* RECORDS *
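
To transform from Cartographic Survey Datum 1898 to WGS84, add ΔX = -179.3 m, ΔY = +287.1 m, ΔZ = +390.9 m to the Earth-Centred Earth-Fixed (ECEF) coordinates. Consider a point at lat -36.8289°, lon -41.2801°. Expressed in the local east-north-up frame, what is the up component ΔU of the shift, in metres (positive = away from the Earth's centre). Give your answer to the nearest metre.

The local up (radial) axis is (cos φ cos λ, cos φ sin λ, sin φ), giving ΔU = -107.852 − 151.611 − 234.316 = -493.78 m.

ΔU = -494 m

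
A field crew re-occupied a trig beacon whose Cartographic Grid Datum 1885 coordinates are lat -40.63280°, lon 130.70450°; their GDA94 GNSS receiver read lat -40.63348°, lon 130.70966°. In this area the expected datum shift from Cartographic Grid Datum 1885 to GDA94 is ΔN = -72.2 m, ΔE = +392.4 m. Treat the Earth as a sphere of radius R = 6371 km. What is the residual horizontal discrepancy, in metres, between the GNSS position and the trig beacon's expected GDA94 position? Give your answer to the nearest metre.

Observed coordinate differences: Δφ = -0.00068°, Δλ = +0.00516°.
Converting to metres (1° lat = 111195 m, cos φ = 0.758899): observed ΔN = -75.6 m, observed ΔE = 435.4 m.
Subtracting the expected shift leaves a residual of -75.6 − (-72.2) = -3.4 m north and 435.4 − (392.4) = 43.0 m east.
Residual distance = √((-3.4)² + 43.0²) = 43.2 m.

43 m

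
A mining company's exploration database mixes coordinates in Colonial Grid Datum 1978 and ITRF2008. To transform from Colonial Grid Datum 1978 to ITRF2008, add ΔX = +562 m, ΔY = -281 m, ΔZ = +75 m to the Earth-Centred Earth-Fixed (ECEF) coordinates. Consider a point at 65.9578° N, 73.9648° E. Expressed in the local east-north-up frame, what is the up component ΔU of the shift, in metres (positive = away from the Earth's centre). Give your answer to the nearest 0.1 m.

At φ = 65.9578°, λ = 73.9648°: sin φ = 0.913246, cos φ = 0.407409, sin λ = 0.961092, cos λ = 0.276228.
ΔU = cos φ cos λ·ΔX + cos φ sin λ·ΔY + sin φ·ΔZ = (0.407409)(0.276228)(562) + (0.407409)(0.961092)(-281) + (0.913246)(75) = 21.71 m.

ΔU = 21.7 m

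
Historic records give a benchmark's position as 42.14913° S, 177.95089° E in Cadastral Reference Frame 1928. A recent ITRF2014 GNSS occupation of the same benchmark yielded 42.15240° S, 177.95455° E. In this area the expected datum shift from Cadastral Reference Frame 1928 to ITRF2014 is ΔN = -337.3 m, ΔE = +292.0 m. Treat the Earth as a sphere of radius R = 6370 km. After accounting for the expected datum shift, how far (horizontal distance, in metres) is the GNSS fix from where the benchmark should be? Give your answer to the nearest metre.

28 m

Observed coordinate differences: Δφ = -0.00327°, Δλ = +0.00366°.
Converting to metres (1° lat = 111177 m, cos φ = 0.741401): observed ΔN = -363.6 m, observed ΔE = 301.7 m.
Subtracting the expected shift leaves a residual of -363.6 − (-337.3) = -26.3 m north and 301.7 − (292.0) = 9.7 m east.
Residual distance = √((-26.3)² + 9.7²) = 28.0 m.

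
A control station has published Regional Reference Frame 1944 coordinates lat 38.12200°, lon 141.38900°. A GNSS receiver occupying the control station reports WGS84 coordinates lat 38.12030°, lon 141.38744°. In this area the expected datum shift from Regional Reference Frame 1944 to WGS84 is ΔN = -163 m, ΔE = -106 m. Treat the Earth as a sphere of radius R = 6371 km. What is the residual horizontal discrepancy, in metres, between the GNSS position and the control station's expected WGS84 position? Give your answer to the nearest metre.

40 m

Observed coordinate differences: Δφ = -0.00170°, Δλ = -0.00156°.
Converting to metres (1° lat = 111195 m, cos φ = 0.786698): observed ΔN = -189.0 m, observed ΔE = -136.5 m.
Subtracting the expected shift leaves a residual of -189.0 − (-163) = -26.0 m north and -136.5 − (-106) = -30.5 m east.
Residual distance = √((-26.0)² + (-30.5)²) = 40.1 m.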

* PROMPT *
Write out all the material exactly, keeping each word.

* COMPLETED EXERCISE *
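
To transform from Cartographic Survey Datum 1898 to WGS84, add ΔX = -179.3 m, ΔY = +287.1 m, ΔZ = +390.9 m to the Earth-Centred Earth-Fixed (ECEF) coordinates. Consider a point at lat -36.8289°, lon -41.2801°. Expressed in the local east-north-up frame, what is the up component ΔU of the shift, in metres (positive = away from the Earth's centre). Give your answer to the nearest metre.

The local up (radial) axis is (cos φ cos λ, cos φ sin λ, sin φ), giving ΔU = -107.852 − 151.611 − 234.316 = -493.78 m.

ΔU = -494 m

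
A field crew re-occupied a trig beacon whose Cartographic Grid Datum 1885 coordinates are lat -40.63280°, lon 130.70450°; their GDA94 GNSS receiver read lat -40.63348°, lon 130.70966°. In this area the expected datum shift from Cartographic Grid Datum 1885 to GDA94 is ΔN = -72.2 m, ΔE = +392.4 m. Treat the Earth as a sphere of radius R = 6371 km. What is the residual horizontal discrepancy, in metres, between the GNSS position and the trig beacon's expected GDA94 position? Give your answer to the nearest metre.

Observed coordinate differences: Δφ = -0.00068°, Δλ = +0.00516°.
Converting to metres (1° lat = 111195 m, cos φ = 0.758899): observed ΔN = -75.6 m, observed ΔE = 435.4 m.
Subtracting the expected shift leaves a residual of -75.6 − (-72.2) = -3.4 m north and 435.4 − (392.4) = 43.0 m east.
Residual distance = √((-3.4)² + 43.0²) = 43.2 m.

43 m

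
A mining company's exploration database mixes coordinates in Colonial Grid Datum 1978 and ITRF2008. To transform from Colonial Grid Datum 1978 to ITRF2008, add ΔX = +562 m, ΔY = -281 m, ΔZ = +75 m to the Earth-Centred Earth-Fixed (ECEF) coordinates. Consider a point at 65.9578° N, 73.9648° E. Expressed in the local east-north-up frame, what is the up component ΔU of the shift, in metres (positive = away from the Earth's centre). Give your answer to the nearest 0.1 m.

At φ = 65.9578°, λ = 73.9648°: sin φ = 0.913246, cos φ = 0.407409, sin λ = 0.961092, cos λ = 0.276228.
ΔU = cos φ cos λ·ΔX + cos φ sin λ·ΔY + sin φ·ΔZ = (0.407409)(0.276228)(562) + (0.407409)(0.961092)(-281) + (0.913246)(75) = 21.71 m.

ΔU = 21.7 m

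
Historic records give a benchmark's position as 42.14913° S, 177.95089° E in Cadastral Reference Frame 1928. A recent ITRF2014 GNSS occupation of the same benchmark yielded 42.15240° S, 177.95455° E. In this area the expected datum shift from Cadastral Reference Frame 1928 to ITRF2014 is ΔN = -337.3 m, ΔE = +292.0 m. Treat the Earth as a sphere of radius R = 6370 km. After accounting for the expected datum shift, how far (horizontal distance, in metres) is the GNSS fix from where the benchmark should be? Give your answer to the nearest metre.

28 m

Observed coordinate differences: Δφ = -0.00327°, Δλ = +0.00366°.
Converting to metres (1° lat = 111177 m, cos φ = 0.741401): observed ΔN = -363.6 m, observed ΔE = 301.7 m.
Subtracting the expected shift leaves a residual of -363.6 − (-337.3) = -26.3 m north and 301.7 − (292.0) = 9.7 m east.
Residual distance = √((-26.3)² + 9.7²) = 28.0 m.

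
A control station has published Regional Reference Frame 1944 coordinates lat 38.12200°, lon 141.38900°. A GNSS receiver occupying the control station reports WGS84 coordinates lat 38.12030°, lon 141.38744°. In this area the expected datum shift from Regional Reference Frame 1944 to WGS84 is ΔN = -163 m, ΔE = -106 m. Treat the Earth as a sphere of radius R = 6371 km. What is the residual horizontal discrepancy, in metres, between the GNSS position and the control station's expected WGS84 position? Give your answer to the nearest metre.

40 m

Observed coordinate differences: Δφ = -0.00170°, Δλ = -0.00156°.
Converting to metres (1° lat = 111195 m, cos φ = 0.786698): observed ΔN = -189.0 m, observed ΔE = -136.5 m.
Subtracting the expected shift leaves a residual of -189.0 − (-163) = -26.0 m north and -136.5 − (-106) = -30.5 m east.
Residual distance = √((-26.0)² + (-30.5)²) = 40.1 m.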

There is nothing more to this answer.